Task goal —
From the entries that follow, copy each line in which "convolution" appears.

Task input —
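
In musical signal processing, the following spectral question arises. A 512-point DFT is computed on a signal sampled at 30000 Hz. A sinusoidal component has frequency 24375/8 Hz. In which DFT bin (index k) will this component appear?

DFT frequency resolution = f_s/N = 30000/512 = 1875/32 Hz
Bin index k = f_signal / resolution = 24375/8 / 1875/32 = 52
The signal frequency 24375/8 Hz falls in DFT bin k = 52.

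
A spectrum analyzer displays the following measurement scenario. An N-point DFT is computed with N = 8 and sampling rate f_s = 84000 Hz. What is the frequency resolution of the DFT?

DFT frequency resolution = f_s / N
= 84000 / 8 = 10500 Hz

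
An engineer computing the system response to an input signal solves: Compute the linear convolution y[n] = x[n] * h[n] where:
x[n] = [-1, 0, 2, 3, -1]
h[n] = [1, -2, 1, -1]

y[n] = sum_k x[k]*h[n-k]. Output length = len(x) + len(h) - 1 = 5 + 4 - 1 = 8.
y[0] = -1*1 = -1
y[1] = 0*1 + -1*-2 = 2
y[2] = 2*1 + 0*-2 + -1*1 = 1
y[3] = 3*1 + 2*-2 + 0*1 + -1*-1 = 0
y[4] = -1*1 + 3*-2 + 2*1 + 0*-1 = -5
y[5] = -1*-2 + 3*1 + 2*-1 = 3
y[6] = -1*1 + 3*-1 = -4
y[7] = -1*-1 = 1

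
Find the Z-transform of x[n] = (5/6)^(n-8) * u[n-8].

Time-shifting property: if X(z) = Z{x[n]}, then Z{x[n-d]} = z^(-d) * X(z)
X(z) = z/(z - 5/6) for x[n] = (5/6)^n * u[n]
Z{x[n-8]} = z^(-8) * z/(z - 5/6) = z^(-7)/(z - 5/6)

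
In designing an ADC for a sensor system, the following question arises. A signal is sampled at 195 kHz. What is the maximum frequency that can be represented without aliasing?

The maximum frequency that can be represented without aliasing
is the Nyquist frequency: f_max = f_s / 2 = 195 kHz / 2 = 195/2 kHz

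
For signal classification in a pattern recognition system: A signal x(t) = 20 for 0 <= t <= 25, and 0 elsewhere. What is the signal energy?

Energy = integral of |x(t)|^2 dt over the signal duration
= 20^2 * 25 = 400 * 25 = 10000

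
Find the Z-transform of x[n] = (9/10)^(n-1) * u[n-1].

Time-shifting property: if X(z) = Z{x[n]}, then Z{x[n-d]} = z^(-d) * X(z)
X(z) = z/(z - 9/10) for x[n] = (9/10)^n * u[n]
Z{x[n-1]} = z^(-1) * z/(z - 9/10) = 1/(z - 9/10)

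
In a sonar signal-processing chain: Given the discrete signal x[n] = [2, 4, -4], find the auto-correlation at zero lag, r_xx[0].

The auto-correlation at zero lag r_xx[0] equals the signal energy.
r_xx[0] = sum of x[n]^2 = 2^2 + 4^2 + (-4)^2
= 4 + 16 + 16 = 36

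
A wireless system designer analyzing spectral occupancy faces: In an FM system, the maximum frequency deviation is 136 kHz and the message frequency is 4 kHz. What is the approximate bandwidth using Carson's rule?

Carson's rule: BW = 2*(delta_f + f_m)
= 2*(136 + 4) kHz = 280 kHz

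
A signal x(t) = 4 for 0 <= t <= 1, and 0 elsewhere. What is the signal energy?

Energy = integral of |x(t)|^2 dt over the signal duration
= 4^2 * 1 = 16 * 1 = 16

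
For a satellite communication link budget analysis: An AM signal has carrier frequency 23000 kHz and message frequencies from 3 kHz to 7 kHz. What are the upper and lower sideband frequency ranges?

Upper sideband (USB) = fc + [fm_low, fm_high] = 23000 + [3, 7] = [23003, 23007] kHz
Lower sideband (LSB) = fc - [fm_high, fm_low] = 23000 - [7, 3] = [22993, 22997] kHz
Total occupied spectrum: 22993 kHz to 23007 kHz (plus carrier at 23000 kHz)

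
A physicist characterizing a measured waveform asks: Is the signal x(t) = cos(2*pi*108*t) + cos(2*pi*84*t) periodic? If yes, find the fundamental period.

f1 = 108 Hz, f2 = 84 Hz
Period T1 = 1/108, T2 = 1/84
Ratio T1/T2 = 84/108, which is rational.
The signal is periodic with fundamental period T = 1/GCD(108,84) = 1/12 s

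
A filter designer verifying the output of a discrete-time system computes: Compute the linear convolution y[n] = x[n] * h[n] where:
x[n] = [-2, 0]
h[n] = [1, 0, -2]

y[n] = sum_k x[k]*h[n-k]. Output length = len(x) + len(h) - 1 = 2 + 3 - 1 = 4.
y[0] = -2*1 = -2
y[1] = 0*1 + -2*0 = 0
y[2] = 0*0 + -2*-2 = 4
y[3] = 0*-2 = 0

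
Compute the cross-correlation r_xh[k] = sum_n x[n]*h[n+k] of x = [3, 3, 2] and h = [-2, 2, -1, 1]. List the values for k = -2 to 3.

Both sequences indexed from 0 and zero outside their support.
Lags with overlap: k = -2 to 3.
  r_xh[-2] = x[2]*h[0] = -4
  r_xh[-1] = x[1]*h[0] + x[2]*h[1] = -2
  r_xh[0] = x[0]*h[0] + x[1]*h[1] + x[2]*h[2] = -2
  r_xh[1] = x[0]*h[1] + x[1]*h[2] + x[2]*h[3] = 5
  r_xh[2] = x[0]*h[2] + x[1]*h[3] = 0
  r_xh[3] = x[0]*h[3] = 3
r_xh = [-4, -2, -2, 5, 0, 3] (for k = -2, ..., 3)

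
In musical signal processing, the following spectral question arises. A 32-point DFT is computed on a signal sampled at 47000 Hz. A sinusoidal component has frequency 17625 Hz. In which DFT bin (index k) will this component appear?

DFT frequency resolution = f_s/N = 47000/32 = 5875/4 Hz
Bin index k = f_signal / resolution = 17625 / 5875/4 = 12
The signal frequency 17625 Hz falls in DFT bin k = 12.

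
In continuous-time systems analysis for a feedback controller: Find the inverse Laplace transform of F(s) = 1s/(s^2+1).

Standard pair: s/(s^2+w^2) <-> cos(wt)*u(t)
With k=1, w=1: f(t) = cos(t)*u(t)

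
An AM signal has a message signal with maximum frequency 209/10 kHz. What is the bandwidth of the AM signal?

In AM (double-sideband), the bandwidth is twice the message frequency.
BW = 2 * f_m = 2 * 209/10 kHz = 209/5 kHz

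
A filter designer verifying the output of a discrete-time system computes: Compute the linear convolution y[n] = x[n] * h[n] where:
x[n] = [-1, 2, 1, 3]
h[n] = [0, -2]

y[n] = sum_k x[k]*h[n-k]. Output length = len(x) + len(h) - 1 = 4 + 2 - 1 = 5.
y[0] = -1*0 = 0
y[1] = 2*0 + -1*-2 = 2
y[2] = 1*0 + 2*-2 = -4
y[3] = 3*0 + 1*-2 = -2
y[4] = 3*-2 = -6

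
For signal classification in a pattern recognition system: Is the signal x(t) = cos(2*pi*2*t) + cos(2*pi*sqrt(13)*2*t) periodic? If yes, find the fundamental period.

f1 = 2 Hz, f2 = 2*sqrt(13) Hz
Ratio f2/f1 = sqrt(13), which is irrational.
Since the frequency ratio is irrational, no common period exists.
The signal is not periodic.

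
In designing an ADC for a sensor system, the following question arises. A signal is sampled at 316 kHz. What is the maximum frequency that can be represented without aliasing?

The maximum frequency that can be represented without aliasing
is the Nyquist frequency: f_max = f_s / 2 = 316 kHz / 2 = 158 kHz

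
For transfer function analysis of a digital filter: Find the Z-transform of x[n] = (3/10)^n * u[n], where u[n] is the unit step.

The Z-transform of a^n * u[n] is z/(z-a) for |z| > |a|.
Here a = 3/10, so X(z) = z/(z - (3/10)) = 10z/(10z - 3)
ROC: |z| > 3/10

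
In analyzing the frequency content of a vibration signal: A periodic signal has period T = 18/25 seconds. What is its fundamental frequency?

The fundamental frequency is the reciprocal of the period.
f = 1/T = 1/(18/25) = 25/18 Hz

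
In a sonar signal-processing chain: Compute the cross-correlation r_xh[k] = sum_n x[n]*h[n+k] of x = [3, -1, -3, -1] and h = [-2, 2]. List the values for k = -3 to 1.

Both sequences indexed from 0 and zero outside their support.
Lags with overlap: k = -3 to 1.
  r_xh[-3] = x[3]*h[0] = 2
  r_xh[-2] = x[2]*h[0] + x[3]*h[1] = 4
  r_xh[-1] = x[1]*h[0] + x[2]*h[1] = -4
  r_xh[0] = x[0]*h[0] + x[1]*h[1] = -8
  r_xh[1] = x[0]*h[1] = 6
r_xh = [2, 4, -4, -8, 6] (for k = -3, ..., 1)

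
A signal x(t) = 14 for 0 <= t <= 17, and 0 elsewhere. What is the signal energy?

Energy = integral of |x(t)|^2 dt over the signal duration
= 14^2 * 17 = 196 * 17 = 3332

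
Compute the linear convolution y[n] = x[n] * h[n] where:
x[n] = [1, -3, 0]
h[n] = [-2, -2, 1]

y[n] = sum_k x[k]*h[n-k]. Output length = len(x) + len(h) - 1 = 3 + 3 - 1 = 5.
y[0] = 1*-2 = -2
y[1] = -3*-2 + 1*-2 = 4
y[2] = 0*-2 + -3*-2 + 1*1 = 7
y[3] = 0*-2 + -3*1 = -3
y[4] = 0*1 = 0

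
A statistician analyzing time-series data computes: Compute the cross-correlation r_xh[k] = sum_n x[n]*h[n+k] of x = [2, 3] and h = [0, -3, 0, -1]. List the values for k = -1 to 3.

Both sequences indexed from 0 and zero outside their support.
Lags with overlap: k = -1 to 3.
  r_xh[-1] = x[1]*h[0] = 0
  r_xh[0] = x[0]*h[0] + x[1]*h[1] = -9
  r_xh[1] = x[0]*h[1] + x[1]*h[2] = -6
  r_xh[2] = x[0]*h[2] + x[1]*h[3] = -3
  r_xh[3] = x[0]*h[3] = -2
r_xh = [0, -9, -6, -3, -2] (for k = -1, ..., 3)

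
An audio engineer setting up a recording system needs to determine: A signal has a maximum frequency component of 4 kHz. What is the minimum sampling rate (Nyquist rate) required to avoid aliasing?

By the Nyquist-Shannon sampling theorem,
the minimum sampling rate (Nyquist rate) must be at least 2 * f_max.
Nyquist rate = 2 * 4 kHz = 8 kHz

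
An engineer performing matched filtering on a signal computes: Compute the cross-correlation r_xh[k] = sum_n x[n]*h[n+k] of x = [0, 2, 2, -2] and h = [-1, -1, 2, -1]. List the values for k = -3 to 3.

Both sequences indexed from 0 and zero outside their support.
Lags with overlap: k = -3 to 3.
  r_xh[-3] = x[3]*h[0] = 2
  r_xh[-2] = x[2]*h[0] + x[3]*h[1] = 0
  r_xh[-1] = x[1]*h[0] + x[2]*h[1] + x[3]*h[2] = -8
  r_xh[0] = x[0]*h[0] + x[1]*h[1] + x[2]*h[2] + x[3]*h[3] = 4
  r_xh[1] = x[0]*h[1] + x[1]*h[2] + x[2]*h[3] = 2
  r_xh[2] = x[0]*h[2] + x[1]*h[3] = -2
  r_xh[3] = x[0]*h[3] = 0
r_xh = [2, 0, -8, 4, 2, -2, 0] (for k = -3, ..., 3)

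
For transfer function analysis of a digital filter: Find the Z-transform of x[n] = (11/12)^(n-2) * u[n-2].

Time-shifting property: if X(z) = Z{x[n]}, then Z{x[n-d]} = z^(-d) * X(z)
X(z) = z/(z - 11/12) for x[n] = (11/12)^n * u[n]
Z{x[n-2]} = z^(-2) * z/(z - 11/12) = z^(-1)/(z - 11/12)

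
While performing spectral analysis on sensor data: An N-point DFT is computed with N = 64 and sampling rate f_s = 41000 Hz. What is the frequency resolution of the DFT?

DFT frequency resolution = f_s / N
= 41000 / 64 = 5125/8 Hz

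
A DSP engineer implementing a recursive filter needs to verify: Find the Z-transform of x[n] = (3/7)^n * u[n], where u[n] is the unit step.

The Z-transform of a^n * u[n] is z/(z-a) for |z| > |a|.
Here a = 3/7, so X(z) = z/(z - (3/7)) = 7z/(7z - 3)
ROC: |z| > 3/7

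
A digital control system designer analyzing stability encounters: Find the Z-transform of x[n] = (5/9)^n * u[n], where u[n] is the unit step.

The Z-transform of a^n * u[n] is z/(z-a) for |z| > |a|.
Here a = 5/9, so X(z) = z/(z - (5/9)) = 9z/(9z - 5)
ROC: |z| > 5/9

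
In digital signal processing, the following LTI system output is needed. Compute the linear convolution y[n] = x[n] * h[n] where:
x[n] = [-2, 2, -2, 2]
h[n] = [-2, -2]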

Your solution —
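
An engineer computing the system response to an input signal solves: Compute the linear convolution y[n] = x[n] * h[n] where:
A filter designer verifying the output of a discrete-time system computes: Compute the linear convolution y[n] = x[n] * h[n] where:
A filter designer verifying the output of a discrete-time system computes: Compute the linear convolution y[n] = x[n] * h[n] where:
Compute the linear convolution y[n] = x[n] * h[n] where:
In digital signal processing, the following LTI system output is needed. Compute the linear convolution y[n] = x[n] * h[n] where: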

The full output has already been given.